• **ABOUT THIS EXERCISE**
The answer must consist only of the lines from the line with "- (c) the plaintiff" to the line with "- (d) the claim is a consumer claim.", both included, exactly as they stand below.

• **RECORDS**
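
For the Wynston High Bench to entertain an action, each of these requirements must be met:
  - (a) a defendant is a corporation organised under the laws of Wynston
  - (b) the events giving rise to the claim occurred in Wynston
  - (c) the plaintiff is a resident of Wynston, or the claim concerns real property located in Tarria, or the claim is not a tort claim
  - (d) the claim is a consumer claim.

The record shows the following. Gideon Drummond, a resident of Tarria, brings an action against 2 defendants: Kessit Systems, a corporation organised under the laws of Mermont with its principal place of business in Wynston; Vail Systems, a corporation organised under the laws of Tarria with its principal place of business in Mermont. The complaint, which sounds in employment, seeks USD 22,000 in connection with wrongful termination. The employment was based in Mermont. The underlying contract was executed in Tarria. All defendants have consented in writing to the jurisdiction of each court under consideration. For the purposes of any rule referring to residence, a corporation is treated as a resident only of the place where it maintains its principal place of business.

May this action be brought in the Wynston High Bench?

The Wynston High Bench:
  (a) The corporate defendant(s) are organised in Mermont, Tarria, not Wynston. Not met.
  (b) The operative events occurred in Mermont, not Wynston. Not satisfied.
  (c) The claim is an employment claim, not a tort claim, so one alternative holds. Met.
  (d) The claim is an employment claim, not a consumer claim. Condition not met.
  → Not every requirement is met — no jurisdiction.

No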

• **RESULT OF THE TASK**
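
  - (c) the plaintiff is a resident of Wynston, or the claim concerns real property located in Tarria, or the claim is not a tort claim
  - (d) the claim is a consumer claim.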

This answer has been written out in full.